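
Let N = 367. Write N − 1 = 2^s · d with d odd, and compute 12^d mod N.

366

367 − 1 = 366 = 2^1 · 183, so d = 183.
12^1 ≡ 12 (mod 367)
12^2 ≡ 12^2 = 144 ≡ 144 (mod 367)
12^4 ≡ 144^2 = 20736 ≡ 184 (mod 367)
12^8 ≡ 184^2 = 33856 ≡ 92 (mod 367)
12^16 ≡ 92^2 = 8464 ≡ 23 (mod 367)
12^32 ≡ 23^2 = 529 ≡ 162 (mod 367)
12^64 ≡ 162^2 = 26244 ≡ 187 (mod 367)
12^128 ≡ 187^2 = 34969 ≡ 104 (mod 367)
183 = 128 + 32 + 16 + 4 + 2 + 1 in binary powers of 2.
So 12^183 ≡ 104 · 162 · 23 · 184 · 144 · 12 ≡ 366 (mod 367).
Since 12^d ≡ 366 (mod 367), base 12 does not prove 367 composite.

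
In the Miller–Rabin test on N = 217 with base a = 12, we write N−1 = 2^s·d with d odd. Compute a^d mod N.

217 − 1 = 216 = 2^3 · 27, so d = 27.
12^1 ≡ 12 (mod 217)
12^2 ≡ 12^2 = 144 ≡ 144 (mod 217)
12^4 ≡ 144^2 = 20736 ≡ 121 (mod 217)
12^8 ≡ 121^2 = 14641 ≡ 102 (mod 217)
12^16 ≡ 102^2 = 10404 ≡ 205 (mod 217)
27 = 16 + 8 + 2 + 1 in binary powers of 2.
So 12^27 ≡ 205 · 102 · 144 · 12 ≡ 27 (mod 217).
Squaring chain: 27 → 78 → 8; never reaches −1, so base 12 is a Miller–Rabin witness that 217 is composite.

27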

——————

Reproduce all of the entries word for word. Omit nothing.

### [ANSWER FOR THIS EXERCISE]
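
Let N = 367. Write N − 1 = 2^s · d with d odd, and compute 12^d mod N.

366

367 − 1 = 366 = 2^1 · 183, so d = 183.
12^1 ≡ 12 (mod 367)
12^2 ≡ 12^2 = 144 ≡ 144 (mod 367)
12^4 ≡ 144^2 = 20736 ≡ 184 (mod 367)
12^8 ≡ 184^2 = 33856 ≡ 92 (mod 367)
12^16 ≡ 92^2 = 8464 ≡ 23 (mod 367)
12^32 ≡ 23^2 = 529 ≡ 162 (mod 367)
12^64 ≡ 162^2 = 26244 ≡ 187 (mod 367)
12^128 ≡ 187^2 = 34969 ≡ 104 (mod 367)
183 = 128 + 32 + 16 + 4 + 2 + 1 in binary powers of 2.
So 12^183 ≡ 104 · 162 · 23 · 184 · 144 · 12 ≡ 366 (mod 367).
Since 12^d ≡ 366 (mod 367), base 12 does not prove 367 composite.

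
In the Miller–Rabin test on N = 217 with base a = 12, we write N−1 = 2^s·d with d odd. Compute a^d mod N.

217 − 1 = 216 = 2^3 · 27, so d = 27.
12^1 ≡ 12 (mod 217)
12^2 ≡ 12^2 = 144 ≡ 144 (mod 217)
12^4 ≡ 144^2 = 20736 ≡ 121 (mod 217)
12^8 ≡ 121^2 = 14641 ≡ 102 (mod 217)
12^16 ≡ 102^2 = 10404 ≡ 205 (mod 217)
27 = 16 + 8 + 2 + 1 in binary powers of 2.
So 12^27 ≡ 205 · 102 · 144 · 12 ≡ 27 (mod 217).
Squaring chain: 27 → 78 → 8; never reaches −1, so base 12 is a Miller–Rabin witness that 217 is composite.

27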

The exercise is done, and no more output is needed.